*What the exercise asks*
All of the data is to be repeated verbatim.

*** Stored data Section Begins ***

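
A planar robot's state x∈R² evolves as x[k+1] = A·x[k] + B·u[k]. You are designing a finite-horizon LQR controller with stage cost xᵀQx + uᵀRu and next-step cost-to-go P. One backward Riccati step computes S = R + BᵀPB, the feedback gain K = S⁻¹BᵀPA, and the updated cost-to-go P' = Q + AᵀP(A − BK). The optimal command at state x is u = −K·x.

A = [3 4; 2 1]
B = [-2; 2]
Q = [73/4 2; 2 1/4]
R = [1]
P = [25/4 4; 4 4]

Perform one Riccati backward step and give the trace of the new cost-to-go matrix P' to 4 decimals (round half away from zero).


BᵀP = [-4.5000 0.0000]
S = R + BᵀPB = [1] + [9.0000] = [10.0000]
BᵀPA = [-13.5000 -18.0000]
K = S⁻¹·BᵀPA = [-1.3500 -1.8000]
A−BK = [0.3000 0.4000; 4.7000 4.6000]
AᵀP(A−BK) = [102.0250 102.7000; 102.7000 103.6000]
P' = Q + AᵀP(A−BK) = [120.2750 104.7000; 104.7000 103.8500]
tr(P') = 224.1250

224.1250


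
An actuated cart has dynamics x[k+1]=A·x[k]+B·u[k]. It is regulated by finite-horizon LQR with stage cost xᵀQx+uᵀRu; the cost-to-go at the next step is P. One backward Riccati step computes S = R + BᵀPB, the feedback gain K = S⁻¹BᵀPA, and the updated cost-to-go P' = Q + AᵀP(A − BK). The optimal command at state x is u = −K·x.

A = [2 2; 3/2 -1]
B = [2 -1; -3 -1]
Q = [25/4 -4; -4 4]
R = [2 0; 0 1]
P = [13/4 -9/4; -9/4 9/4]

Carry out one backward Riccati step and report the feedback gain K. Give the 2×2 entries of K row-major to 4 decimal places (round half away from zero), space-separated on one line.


0.1266 0.5934 -0.8734 -0.4066

BᵀP = [13.2500 -11.2500; -1.0000 0.0000]
S = R + BᵀPB = [2 0; 0 1] + [60.2500 -2.0000; -2.0000 1.0000] = [62.2500 -2.0000; -2.0000 2.0000]
BᵀPA = [9.6250 37.7500; -2.0000 -2.0000]
K = S⁻¹·BᵀPA = [0.1266 0.5934; -0.8734 -0.4066]
A−BK = [0.8734 0.4066; 1.0062 0.3734]
AᵀP(A−BK) = [1.5975 0.8506; 0.8506 1.0373]
P' = Q + AᵀP(A−BK) = [7.8475 -3.1494; -3.1494 5.0373]
tr(P') = 12.8849


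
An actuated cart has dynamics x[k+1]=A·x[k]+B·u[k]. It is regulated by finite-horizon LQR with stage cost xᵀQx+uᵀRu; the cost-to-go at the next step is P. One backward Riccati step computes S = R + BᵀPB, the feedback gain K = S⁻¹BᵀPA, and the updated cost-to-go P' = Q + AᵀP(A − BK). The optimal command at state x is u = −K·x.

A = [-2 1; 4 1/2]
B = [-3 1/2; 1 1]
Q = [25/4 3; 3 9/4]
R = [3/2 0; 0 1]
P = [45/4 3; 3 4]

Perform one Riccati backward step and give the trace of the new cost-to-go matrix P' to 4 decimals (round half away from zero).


17.3779

BᵀP = [-30.7500 -5.0000; 8.6250 5.5000]
S = R + BᵀPB = [3/2 0; 0 1] + [87.2500 -20.3750; -20.3750 9.8125] = [88.7500 -20.3750; -20.3750 10.8125]
BᵀPA = [41.5000 -33.2500; 4.7500 11.3750]
K = S⁻¹·BᵀPA = [1.0019 -0.2346; 2.3273 0.6099]
A−BK = [-0.1580 -0.0088; 0.6708 0.1247]
AᵀP(A−BK) = [8.3669 1.3403; 1.3403 0.5110]
P' = Q + AᵀP(A−BK) = [14.6169 4.3403; 4.3403 2.7610]
tr(P') = 17.3779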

*** Stored data Section Ends ***

*Response to this task*
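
A planar robot's state x∈R² evolves as x[k+1] = A·x[k] + B·u[k]. You are designing a finite-horizon LQR controller with stage cost xᵀQx + uᵀRu and next-step cost-to-go P. One backward Riccati step computes S = R + BᵀPB, the feedback gain K = S⁻¹BᵀPA, and the updated cost-to-go P' = Q + AᵀP(A − BK). The optimal command at state x is u = −K·x.

A = [3 4; 2 1]
B = [-2; 2]
Q = [73/4 2; 2 1/4]
R = [1]
P = [25/4 4; 4 4]

Perform one Riccati backward step and give the trace of the new cost-to-go matrix P' to 4 decimals (round half away from zero).


BᵀP = [-4.5000 0.0000]
S = R + BᵀPB = [1] + [9.0000] = [10.0000]
BᵀPA = [-13.5000 -18.0000]
K = S⁻¹·BᵀPA = [-1.3500 -1.8000]
A−BK = [0.3000 0.4000; 4.7000 4.6000]
AᵀP(A−BK) = [102.0250 102.7000; 102.7000 103.6000]
P' = Q + AᵀP(A−BK) = [120.2750 104.7000; 104.7000 103.8500]
tr(P') = 224.1250

224.1250


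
An actuated cart has dynamics x[k+1]=A·x[k]+B·u[k]. It is regulated by finite-horizon LQR with stage cost xᵀQx+uᵀRu; the cost-to-go at the next step is P. One backward Riccati step computes S = R + BᵀPB, the feedback gain K = S⁻¹BᵀPA, and the updated cost-to-go P' = Q + AᵀP(A − BK). The optimal command at state x is u = −K·x.

A = [2 2; 3/2 -1]
B = [2 -1; -3 -1]
Q = [25/4 -4; -4 4]
R = [2 0; 0 1]
P = [13/4 -9/4; -9/4 9/4]

Carry out one backward Riccati step and report the feedback gain K. Give the 2×2 entries of K row-major to 4 decimal places (round half away from zero), space-separated on one line.


0.1266 0.5934 -0.8734 -0.4066

BᵀP = [13.2500 -11.2500; -1.0000 0.0000]
S = R + BᵀPB = [2 0; 0 1] + [60.2500 -2.0000; -2.0000 1.0000] = [62.2500 -2.0000; -2.0000 2.0000]
BᵀPA = [9.6250 37.7500; -2.0000 -2.0000]
K = S⁻¹·BᵀPA = [0.1266 0.5934; -0.8734 -0.4066]
A−BK = [0.8734 0.4066; 1.0062 0.3734]
AᵀP(A−BK) = [1.5975 0.8506; 0.8506 1.0373]
P' = Q + AᵀP(A−BK) = [7.8475 -3.1494; -3.1494 5.0373]
tr(P') = 12.8849


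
An actuated cart has dynamics x[k+1]=A·x[k]+B·u[k]. It is regulated by finite-horizon LQR with stage cost xᵀQx+uᵀRu; the cost-to-go at the next step is P. One backward Riccati step computes S = R + BᵀPB, the feedback gain K = S⁻¹BᵀPA, and the updated cost-to-go P' = Q + AᵀP(A − BK). The optimal command at state x is u = −K·x.

A = [-2 1; 4 1/2]
B = [-3 1/2; 1 1]
Q = [25/4 3; 3 9/4]
R = [3/2 0; 0 1]
P = [45/4 3; 3 4]

Perform one Riccati backward step and give the trace of the new cost-to-go matrix P' to 4 decimals (round half away from zero).


17.3779

BᵀP = [-30.7500 -5.0000; 8.6250 5.5000]
S = R + BᵀPB = [3/2 0; 0 1] + [87.2500 -20.3750; -20.3750 9.8125] = [88.7500 -20.3750; -20.3750 10.8125]
BᵀPA = [41.5000 -33.2500; 4.7500 11.3750]
K = S⁻¹·BᵀPA = [1.0019 -0.2346; 2.3273 0.6099]
A−BK = [-0.1580 -0.0088; 0.6708 0.1247]
AᵀP(A−BK) = [8.3669 1.3403; 1.3403 0.5110]
P' = Q + AᵀP(A−BK) = [14.6169 4.3403; 4.3403 2.7610]
tr(P') = 17.3779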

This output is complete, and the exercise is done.